■ **Exercise details**
Extract from the entries below, exactly as given, only the lines from the line containing "0xDC, 0x06, 0xBF]" to the line containing "You guess that", both lines included.

■ **Saved entries**
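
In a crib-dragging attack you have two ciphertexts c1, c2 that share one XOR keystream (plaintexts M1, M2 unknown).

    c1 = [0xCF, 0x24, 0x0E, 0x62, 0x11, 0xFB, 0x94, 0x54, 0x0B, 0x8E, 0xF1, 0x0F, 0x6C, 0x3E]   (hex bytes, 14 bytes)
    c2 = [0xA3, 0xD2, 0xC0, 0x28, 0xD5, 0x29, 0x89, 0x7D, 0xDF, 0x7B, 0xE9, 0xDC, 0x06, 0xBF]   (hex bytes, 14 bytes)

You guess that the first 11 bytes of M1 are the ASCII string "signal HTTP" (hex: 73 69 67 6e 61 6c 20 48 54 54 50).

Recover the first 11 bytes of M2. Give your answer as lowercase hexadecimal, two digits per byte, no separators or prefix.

First, c1 ⊕ c2 = (M1 ⊕ K) ⊕ (M2 ⊕ K) = M1 ⊕ M2, so the key drops out. Then M2 = (M1 ⊕ M2) ⊕ M1 over the first 11 bytes.
byte 0: (cf xor a3) xor 73 = 6c xor 73 = 1f
byte 1: (24 xor d2) xor 69 = f6 xor 69 = 9f
byte 2: (0e xor c0) xor 67 = ce xor 67 = a9
byte 3: (62 xor 28) xor 6e = 4a xor 6e = 24
byte 4: (11 xor d5) xor 61 = c4 xor 61 = a5
byte 5: (fb xor 29) xor 6c = d2 xor 6c = be
byte 6: (94 xor 89) xor 20 = 1d xor 20 = 3d
byte 7: (54 xor 7d) xor 48 = 29 xor 48 = 61
byte 8: (0b xor df) xor 54 = d4 xor 54 = 80
byte 9: (8e xor 7b) xor 54 = f5 xor 54 = a1
byte 10: (f1 xor e9) xor 50 = 18 xor 50 = 48

1f9fa924a5be3d6180a148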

■ **Answer to this problem**
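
    c2 = [0xA3, 0xD2, 0xC0, 0x28, 0xD5, 0x29, 0x89, 0x7D, 0xDF, 0x7B, 0xE9, 0xDC, 0x06, 0xBF]   (hex bytes, 14 bytes)

You guess that the first 11 bytes of M1 are the ASCII string "signal HTTP" (hex: 73 69 67 6e 61 6c 20 48 54 54 50).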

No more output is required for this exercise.